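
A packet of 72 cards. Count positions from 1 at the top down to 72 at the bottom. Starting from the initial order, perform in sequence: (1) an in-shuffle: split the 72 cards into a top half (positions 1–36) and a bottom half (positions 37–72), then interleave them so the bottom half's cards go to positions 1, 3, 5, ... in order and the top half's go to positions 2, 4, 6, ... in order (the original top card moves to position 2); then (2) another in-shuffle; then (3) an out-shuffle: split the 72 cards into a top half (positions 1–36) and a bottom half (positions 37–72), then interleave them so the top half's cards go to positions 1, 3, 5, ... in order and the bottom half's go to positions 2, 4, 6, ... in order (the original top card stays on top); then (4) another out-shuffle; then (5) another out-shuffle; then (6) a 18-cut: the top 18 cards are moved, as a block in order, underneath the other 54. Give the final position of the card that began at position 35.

14

Track the card from position 35 forward through each operation:
  after op 1 (in-shuffle): 35 → 70
  after op 2 (in-shuffle): 70 → 67
  after op 3 (out-shuffle): 67 → 62
  after op 4 (out-shuffle): 62 → 52
  after op 5 (out-shuffle): 52 → 32
  after op 6 (cut 18): 32 → 14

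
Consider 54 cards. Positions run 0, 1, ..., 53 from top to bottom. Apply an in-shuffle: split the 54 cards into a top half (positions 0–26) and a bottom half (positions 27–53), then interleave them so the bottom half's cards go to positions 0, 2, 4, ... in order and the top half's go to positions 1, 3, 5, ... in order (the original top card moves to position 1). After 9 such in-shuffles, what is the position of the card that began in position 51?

3

Track the card's position through each in-shuffle:
51 → 48 → 42 → 30 → 6 → 13 → 27 → 0 → 1 → 3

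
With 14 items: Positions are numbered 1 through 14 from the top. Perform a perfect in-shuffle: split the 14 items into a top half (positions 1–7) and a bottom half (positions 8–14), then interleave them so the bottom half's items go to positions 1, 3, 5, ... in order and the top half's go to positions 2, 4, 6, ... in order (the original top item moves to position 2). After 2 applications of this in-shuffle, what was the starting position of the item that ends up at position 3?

12

Work backwards from position 3, undoing one in-shuffle at a time:
3 ← 9 ← 12
So the item now at position 3 started at position 12.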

== == ==

**TASK PROMPT:**
Every line of the listing is to be returned exactly as written.

**WRITTEN ANSWER:**
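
A packet of 72 cards. Count positions from 1 at the top down to 72 at the bottom. Starting from the initial order, perform in sequence: (1) an in-shuffle: split the 72 cards into a top half (positions 1–36) and a bottom half (positions 37–72), then interleave them so the bottom half's cards go to positions 1, 3, 5, ... in order and the top half's go to positions 2, 4, 6, ... in order (the original top card moves to position 2); then (2) another in-shuffle; then (3) an out-shuffle: split the 72 cards into a top half (positions 1–36) and a bottom half (positions 37–72), then interleave them so the top half's cards go to positions 1, 3, 5, ... in order and the bottom half's go to positions 2, 4, 6, ... in order (the original top card stays on top); then (4) another out-shuffle; then (5) another out-shuffle; then (6) a 18-cut: the top 18 cards are moved, as a block in order, underneath the other 54. Give the final position of the card that began at position 35.

14

Track the card from position 35 forward through each operation:
  after op 1 (in-shuffle): 35 → 70
  after op 2 (in-shuffle): 70 → 67
  after op 3 (out-shuffle): 67 → 62
  after op 4 (out-shuffle): 62 → 52
  after op 5 (out-shuffle): 52 → 32
  after op 6 (cut 18): 32 → 14

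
Consider 54 cards. Positions run 0, 1, ..., 53 from top to bottom. Apply an in-shuffle: split the 54 cards into a top half (positions 0–26) and a bottom half (positions 27–53), then interleave them so the bottom half's cards go to positions 0, 2, 4, ... in order and the top half's go to positions 1, 3, 5, ... in order (the original top card moves to position 1). After 9 such in-shuffles, what is the position of the card that began in position 51?

3

Track the card's position through each in-shuffle:
51 → 48 → 42 → 30 → 6 → 13 → 27 → 0 → 1 → 3

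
With 14 items: Positions are numbered 1 through 14 from the top. Perform a perfect in-shuffle: split the 14 items into a top half (positions 1–7) and a bottom half (positions 8–14), then interleave them so the bottom half's items go to positions 1, 3, 5, ... in order and the top half's go to positions 2, 4, 6, ... in order (the original top item moves to position 2). After 2 applications of this in-shuffle, what was the starting position of the item that ends up at position 3?

12

Work backwards from position 3, undoing one in-shuffle at a time:
3 ← 9 ← 12
So the item now at position 3 started at position 12.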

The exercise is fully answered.